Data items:
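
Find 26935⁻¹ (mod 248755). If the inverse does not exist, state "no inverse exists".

Euclidean algorithm on 248755, 26935:
248755 = 9·26935 + 6340
26935 = 4·6340 + 1575
6340 = 4·1575 + 40
1575 = 39·40 + 15
40 = 2·15 + 10
15 = 1·10 + 5
10 = 2·5 + 0
Since gcd = 5 > 1, 26935 is not a unit mod 248755.

no inverse exists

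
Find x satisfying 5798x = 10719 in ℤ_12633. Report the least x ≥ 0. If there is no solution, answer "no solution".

First find gcd(5798, 12633):
12633 = 2×5798 + 1037
5798 = 5×1037 + 613
1037 = 1×613 + 424
613 = 1×424 + 189
424 = 2×189 + 46
189 = 4×46 + 5
46 = 9×5 + 1
5 = 5×1 + 0
gcd = 1, so a unique solution mod 12633 exists.
Back-substitute for the Bézout coefficients:
1 = 46 − 9·5
1 = −9·189 + 37·46
1 = 37·424 − 83·189
1 = −83·613 + 120·424
1 = 120·1037 − 203·613
1 = −203·5798 + 1135·1037
1 = 1135·12633 − 2473·5798
So 5798·(-2473) ≡ 1 (mod 12633), giving 5798⁻¹ ≡ 10160.
x ≡ 5798⁻¹·10719 ≡ 10160·10719 ≡ 8580 (mod 12633).

8580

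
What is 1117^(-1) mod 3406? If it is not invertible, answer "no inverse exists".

Apply the Euclidean algorithm to 3406 and 1117:
3406 = 3×1117 + 55
1117 = 20×55 + 17
55 = 3×17 + 4
17 = 4×4 + 1
4 = 4×1 + 0
Since gcd(1117, 3406) = 1, back-substitute to write 1 as a combination:
1 = 17 − 4·4
1 = −4·55 + 13·17
1 = 13·1117 − 264·55
1 = −264·3406 + 805·1117
So 1117·805 ≡ 1 (mod 3406).

805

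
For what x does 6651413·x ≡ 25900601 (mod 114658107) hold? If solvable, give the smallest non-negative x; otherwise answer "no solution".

First find gcd(6651413, 114658107):
114658107 = 17·6651413 + 1584086
6651413 = 4·1584086 + 315069
1584086 = 5·315069 + 8741
315069 = 36·8741 + 393
8741 = 22·393 + 95
393 = 4·95 + 13
95 = 7·13 + 4
13 = 3·4 + 1
4 = 4·1 + 0
gcd = 1, so a unique solution mod 114658107 exists.
Back-substitute for the Bézout coefficients:
1 = 13 − 3·4
1 = −3·95 + 22·13
1 = 22·393 − 91·95
1 = −91·8741 + 2024·393
1 = 2024·315069 − 72955·8741
1 = −72955·1584086 + 366799·315069
1 = 366799·6651413 − 1540151·1584086
1 = −1540151·114658107 + 26549366·6651413
So 6651413·(26549366) ≡ 1 (mod 114658107), giving 6651413⁻¹ ≡ 26549366.
x ≡ 6651413⁻¹·25900601 ≡ 26549366·25900601 ≡ 81526837 (mod 114658107).

81526837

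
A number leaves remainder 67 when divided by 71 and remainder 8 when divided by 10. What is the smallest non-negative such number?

Write x = 67 + 71·k. Then 71·k ≡ 8 − 67 ≡ 1 (mod 10).
Need 71⁻¹ mod 10. Extended Euclid on (10, 1):
10 = 10×1 + 0
71⁻¹ ≡ 1 (mod 10), so k ≡ 1·1 ≡ 1 (mod 10).
x = 67 + 71·1 = 138.

138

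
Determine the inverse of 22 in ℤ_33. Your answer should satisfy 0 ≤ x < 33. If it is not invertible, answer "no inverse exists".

no inverse exists

Euclidean algorithm on 33, 22:
33 = 1×22 + 11
22 = 2×11 + 0
Since gcd = 11 > 1, 22 is not a unit mod 33.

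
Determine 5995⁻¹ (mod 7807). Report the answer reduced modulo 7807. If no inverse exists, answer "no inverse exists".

Extended Euclidean algorithm:
7807 = 1×5995 + 1812
5995 = 3×1812 + 559
1812 = 3×559 + 135
559 = 4×135 + 19
135 = 7×19 + 2
19 = 9×2 + 1
2 = 2×1 + 0
gcd = 1, so the inverse exists. Back-substitute:
1 = 19 − 9·2
1 = −9·135 + 64·19
1 = 64·559 − 265·135
1 = −265·1812 + 859·559
1 = 859·5995 − 2842·1812
1 = −2842·7807 + 3701·5995
So 5995·3701 ≡ 1 (mod 7807).

3701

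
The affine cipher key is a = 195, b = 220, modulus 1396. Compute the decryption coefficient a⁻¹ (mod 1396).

gcd(1396, 195) by repeated division:
1396 = 7×195 + 31
195 = 6×31 + 9
31 = 3×9 + 4
9 = 2×4 + 1
4 = 4×1 + 0
gcd = 1, so the inverse exists. Back-substitute:
1 = 9 − 2·4
1 = −2·31 + 7·9
1 = 7·195 − 44·31
1 = −44·1396 + 315·195
So 195·315 ≡ 1 (mod 1396).

315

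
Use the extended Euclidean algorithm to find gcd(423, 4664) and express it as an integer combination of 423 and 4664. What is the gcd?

1

Repeated division:
4664 = 11*423 + 11
423 = 38*11 + 5
11 = 2*5 + 1
5 = 5*1 + 0
gcd(423, 4664) = 1.
Back-substituting:
1 = 11 − 2·5
1 = −2·423 + 77·11
1 = 77·4664 − 849·423
So 1 = (77)·4664 + (-849)·423.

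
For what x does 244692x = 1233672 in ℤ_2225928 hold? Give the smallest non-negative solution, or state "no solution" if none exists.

First find gcd(244692, 2225928):
2225928 = 9·244692 + 23700
244692 = 10·23700 + 7692
23700 = 3·7692 + 624
7692 = 12·624 + 204
624 = 3·204 + 12
204 = 17·12 + 0
gcd = 12 and 12 | 1233672, so solutions exist. Divide through by 12: 20391x ≡ 102806 (mod 185494).
Now find 20391⁻¹ mod 185494:
185494 = 9*20391 + 1975
20391 = 10*1975 + 641
1975 = 3*641 + 52
641 = 12*52 + 17
52 = 3*17 + 1
17 = 17*1 + 0
Back-substitute:
1 = 52 − 3·17
1 = −3·641 + 37·52
1 = 37·1975 − 114·641
1 = −114·20391 + 1177·1975
1 = 1177·185494 − 10707·20391
So 20391·(-10707) ≡ 1 (mod 185494), i.e. 20391⁻¹ ≡ 174787.
Then x ≡ 174787·102806 ≡ 163048 (mod 185494); the smallest non-negative solution is x = 163048.

163048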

What the exercise asks: Your task is to copy all of the entries exactly.

Response to this task:
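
Find 26935⁻¹ (mod 248755). If the inverse does not exist, state "no inverse exists".

Euclidean algorithm on 248755, 26935:
248755 = 9·26935 + 6340
26935 = 4·6340 + 1575
6340 = 4·1575 + 40
1575 = 39·40 + 15
40 = 2·15 + 10
15 = 1·10 + 5
10 = 2·5 + 0
Since gcd = 5 > 1, 26935 is not a unit mod 248755.

no inverse exists

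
Find x satisfying 5798x = 10719 in ℤ_12633. Report the least x ≥ 0. If there is no solution, answer "no solution".

First find gcd(5798, 12633):
12633 = 2×5798 + 1037
5798 = 5×1037 + 613
1037 = 1×613 + 424
613 = 1×424 + 189
424 = 2×189 + 46
189 = 4×46 + 5
46 = 9×5 + 1
5 = 5×1 + 0
gcd = 1, so a unique solution mod 12633 exists.
Back-substitute for the Bézout coefficients:
1 = 46 − 9·5
1 = −9·189 + 37·46
1 = 37·424 − 83·189
1 = −83·613 + 120·424
1 = 120·1037 − 203·613
1 = −203·5798 + 1135·1037
1 = 1135·12633 − 2473·5798
So 5798·(-2473) ≡ 1 (mod 12633), giving 5798⁻¹ ≡ 10160.
x ≡ 5798⁻¹·10719 ≡ 10160·10719 ≡ 8580 (mod 12633).

8580

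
What is 1117^(-1) mod 3406? If it is not invertible, answer "no inverse exists".

Apply the Euclidean algorithm to 3406 and 1117:
3406 = 3×1117 + 55
1117 = 20×55 + 17
55 = 3×17 + 4
17 = 4×4 + 1
4 = 4×1 + 0
Since gcd(1117, 3406) = 1, back-substitute to write 1 as a combination:
1 = 17 − 4·4
1 = −4·55 + 13·17
1 = 13·1117 − 264·55
1 = −264·3406 + 805·1117
So 1117·805 ≡ 1 (mod 3406).

805

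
For what x does 6651413·x ≡ 25900601 (mod 114658107) hold? If solvable, give the smallest non-negative x; otherwise answer "no solution".

First find gcd(6651413, 114658107):
114658107 = 17·6651413 + 1584086
6651413 = 4·1584086 + 315069
1584086 = 5·315069 + 8741
315069 = 36·8741 + 393
8741 = 22·393 + 95
393 = 4·95 + 13
95 = 7·13 + 4
13 = 3·4 + 1
4 = 4·1 + 0
gcd = 1, so a unique solution mod 114658107 exists.
Back-substitute for the Bézout coefficients:
1 = 13 − 3·4
1 = −3·95 + 22·13
1 = 22·393 − 91·95
1 = −91·8741 + 2024·393
1 = 2024·315069 − 72955·8741
1 = −72955·1584086 + 366799·315069
1 = 366799·6651413 − 1540151·1584086
1 = −1540151·114658107 + 26549366·6651413
So 6651413·(26549366) ≡ 1 (mod 114658107), giving 6651413⁻¹ ≡ 26549366.
x ≡ 6651413⁻¹·25900601 ≡ 26549366·25900601 ≡ 81526837 (mod 114658107).

81526837

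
A number leaves remainder 67 when divided by 71 and remainder 8 when divided by 10. What is the smallest non-negative such number?

Write x = 67 + 71·k. Then 71·k ≡ 8 − 67 ≡ 1 (mod 10).
Need 71⁻¹ mod 10. Extended Euclid on (10, 1):
10 = 10×1 + 0
71⁻¹ ≡ 1 (mod 10), so k ≡ 1·1 ≡ 1 (mod 10).
x = 67 + 71·1 = 138.

138

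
Determine the inverse of 22 in ℤ_33. Your answer should satisfy 0 ≤ x < 33. If it is not invertible, answer "no inverse exists".

no inverse exists

Euclidean algorithm on 33, 22:
33 = 1×22 + 11
22 = 2×11 + 0
Since gcd = 11 > 1, 22 is not a unit mod 33.

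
Determine 5995⁻¹ (mod 7807). Report the answer reduced modulo 7807. If no inverse exists, answer "no inverse exists".

Extended Euclidean algorithm:
7807 = 1×5995 + 1812
5995 = 3×1812 + 559
1812 = 3×559 + 135
559 = 4×135 + 19
135 = 7×19 + 2
19 = 9×2 + 1
2 = 2×1 + 0
gcd = 1, so the inverse exists. Back-substitute:
1 = 19 − 9·2
1 = −9·135 + 64·19
1 = 64·559 − 265·135
1 = −265·1812 + 859·559
1 = 859·5995 − 2842·1812
1 = −2842·7807 + 3701·5995
So 5995·3701 ≡ 1 (mod 7807).

3701

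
The affine cipher key is a = 195, b = 220, modulus 1396. Compute the decryption coefficient a⁻¹ (mod 1396).

gcd(1396, 195) by repeated division:
1396 = 7×195 + 31
195 = 6×31 + 9
31 = 3×9 + 4
9 = 2×4 + 1
4 = 4×1 + 0
gcd = 1, so the inverse exists. Back-substitute:
1 = 9 − 2·4
1 = −2·31 + 7·9
1 = 7·195 − 44·31
1 = −44·1396 + 315·195
So 195·315 ≡ 1 (mod 1396).

315

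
Use the extended Euclidean algorithm to find gcd(423, 4664) and express it as an integer combination of 423 and 4664. What is the gcd?

1

Repeated division:
4664 = 11*423 + 11
423 = 38*11 + 5
11 = 2*5 + 1
5 = 5*1 + 0
gcd(423, 4664) = 1.
Back-substituting:
1 = 11 − 2·5
1 = −2·423 + 77·11
1 = 77·4664 − 849·423
So 1 = (77)·4664 + (-849)·423.

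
For what x does 244692x = 1233672 in ℤ_2225928 hold? Give the smallest non-negative solution, or state "no solution" if none exists.

First find gcd(244692, 2225928):
2225928 = 9·244692 + 23700
244692 = 10·23700 + 7692
23700 = 3·7692 + 624
7692 = 12·624 + 204
624 = 3·204 + 12
204 = 17·12 + 0
gcd = 12 and 12 | 1233672, so solutions exist. Divide through by 12: 20391x ≡ 102806 (mod 185494).
Now find 20391⁻¹ mod 185494:
185494 = 9*20391 + 1975
20391 = 10*1975 + 641
1975 = 3*641 + 52
641 = 12*52 + 17
52 = 3*17 + 1
17 = 17*1 + 0
Back-substitute:
1 = 52 − 3·17
1 = −3·641 + 37·52
1 = 37·1975 − 114·641
1 = −114·20391 + 1177·1975
1 = 1177·185494 − 10707·20391
So 20391·(-10707) ≡ 1 (mod 185494), i.e. 20391⁻¹ ≡ 174787.
Then x ≡ 174787·102806 ≡ 163048 (mod 185494); the smallest non-negative solution is x = 163048.

163048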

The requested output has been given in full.